- PROMPT -
Nothing in the entries may be dropped: restate them word for word.
*** MATERIAL FOR THIS TASK ***
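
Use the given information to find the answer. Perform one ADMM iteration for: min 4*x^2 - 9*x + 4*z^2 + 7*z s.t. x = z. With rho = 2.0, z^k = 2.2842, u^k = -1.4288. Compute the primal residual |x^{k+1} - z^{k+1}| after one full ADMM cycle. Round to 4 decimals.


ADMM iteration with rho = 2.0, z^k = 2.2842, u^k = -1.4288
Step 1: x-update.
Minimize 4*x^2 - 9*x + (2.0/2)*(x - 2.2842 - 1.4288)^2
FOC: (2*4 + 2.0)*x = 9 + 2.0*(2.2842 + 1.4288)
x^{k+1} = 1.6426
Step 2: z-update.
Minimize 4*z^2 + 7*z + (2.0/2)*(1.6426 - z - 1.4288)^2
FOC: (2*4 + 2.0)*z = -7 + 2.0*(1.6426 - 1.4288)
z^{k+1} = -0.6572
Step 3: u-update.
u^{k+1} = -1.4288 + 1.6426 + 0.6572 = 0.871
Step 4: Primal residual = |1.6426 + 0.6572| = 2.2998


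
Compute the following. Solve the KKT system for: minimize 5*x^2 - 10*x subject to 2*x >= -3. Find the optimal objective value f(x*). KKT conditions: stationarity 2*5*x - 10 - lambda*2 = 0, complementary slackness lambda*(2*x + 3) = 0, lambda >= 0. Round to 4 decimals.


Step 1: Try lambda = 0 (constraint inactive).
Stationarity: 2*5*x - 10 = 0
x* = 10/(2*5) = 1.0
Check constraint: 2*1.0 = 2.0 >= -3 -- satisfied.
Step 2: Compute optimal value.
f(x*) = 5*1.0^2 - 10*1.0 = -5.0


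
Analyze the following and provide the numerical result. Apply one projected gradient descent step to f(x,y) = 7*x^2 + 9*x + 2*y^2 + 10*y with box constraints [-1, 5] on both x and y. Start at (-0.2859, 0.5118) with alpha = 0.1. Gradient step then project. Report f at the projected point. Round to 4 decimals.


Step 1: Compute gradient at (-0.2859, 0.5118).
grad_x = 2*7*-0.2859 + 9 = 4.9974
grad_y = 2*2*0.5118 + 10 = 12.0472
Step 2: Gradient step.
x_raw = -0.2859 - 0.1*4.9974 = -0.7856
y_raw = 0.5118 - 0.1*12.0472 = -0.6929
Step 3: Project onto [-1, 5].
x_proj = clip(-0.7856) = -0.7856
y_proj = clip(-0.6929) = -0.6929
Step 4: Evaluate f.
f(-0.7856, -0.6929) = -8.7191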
*** End of MATERIAL FOR THIS TASK ***
- ANSWER SECTION -
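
Use the given information to find the answer. Perform one ADMM iteration for: min 4*x^2 - 9*x + 4*z^2 + 7*z s.t. x = z. With rho = 2.0, z^k = 2.2842, u^k = -1.4288. Compute the primal residual |x^{k+1} - z^{k+1}| after one full ADMM cycle. Round to 4 decimals.


ADMM iteration with rho = 2.0, z^k = 2.2842, u^k = -1.4288
Step 1: x-update.
Minimize 4*x^2 - 9*x + (2.0/2)*(x - 2.2842 - 1.4288)^2
FOC: (2*4 + 2.0)*x = 9 + 2.0*(2.2842 + 1.4288)
x^{k+1} = 1.6426
Step 2: z-update.
Minimize 4*z^2 + 7*z + (2.0/2)*(1.6426 - z - 1.4288)^2
FOC: (2*4 + 2.0)*z = -7 + 2.0*(1.6426 - 1.4288)
z^{k+1} = -0.6572
Step 3: u-update.
u^{k+1} = -1.4288 + 1.6426 + 0.6572 = 0.871
Step 4: Primal residual = |1.6426 + 0.6572| = 2.2998


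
Compute the following. Solve the KKT system for: minimize 5*x^2 - 10*x subject to 2*x >= -3. Find the optimal objective value f(x*). KKT conditions: stationarity 2*5*x - 10 - lambda*2 = 0, complementary slackness lambda*(2*x + 3) = 0, lambda >= 0. Round to 4 decimals.


Step 1: Try lambda = 0 (constraint inactive).
Stationarity: 2*5*x - 10 = 0
x* = 10/(2*5) = 1.0
Check constraint: 2*1.0 = 2.0 >= -3 -- satisfied.
Step 2: Compute optimal value.
f(x*) = 5*1.0^2 - 10*1.0 = -5.0


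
Analyze the following and provide the numerical result. Apply one projected gradient descent step to f(x,y) = 7*x^2 + 9*x + 2*y^2 + 10*y with box constraints [-1, 5] on both x and y. Start at (-0.2859, 0.5118) with alpha = 0.1. Gradient step then project. Report f at the projected point. Round to 4 decimals.


Step 1: Compute gradient at (-0.2859, 0.5118).
grad_x = 2*7*-0.2859 + 9 = 4.9974
grad_y = 2*2*0.5118 + 10 = 12.0472
Step 2: Gradient step.
x_raw = -0.2859 - 0.1*4.9974 = -0.7856
y_raw = 0.5118 - 0.1*12.0472 = -0.6929
Step 3: Project onto [-1, 5].
x_proj = clip(-0.7856) = -0.7856
y_proj = clip(-0.6929) = -0.6929
Step 4: Evaluate f.
f(-0.7856, -0.6929) = -8.7191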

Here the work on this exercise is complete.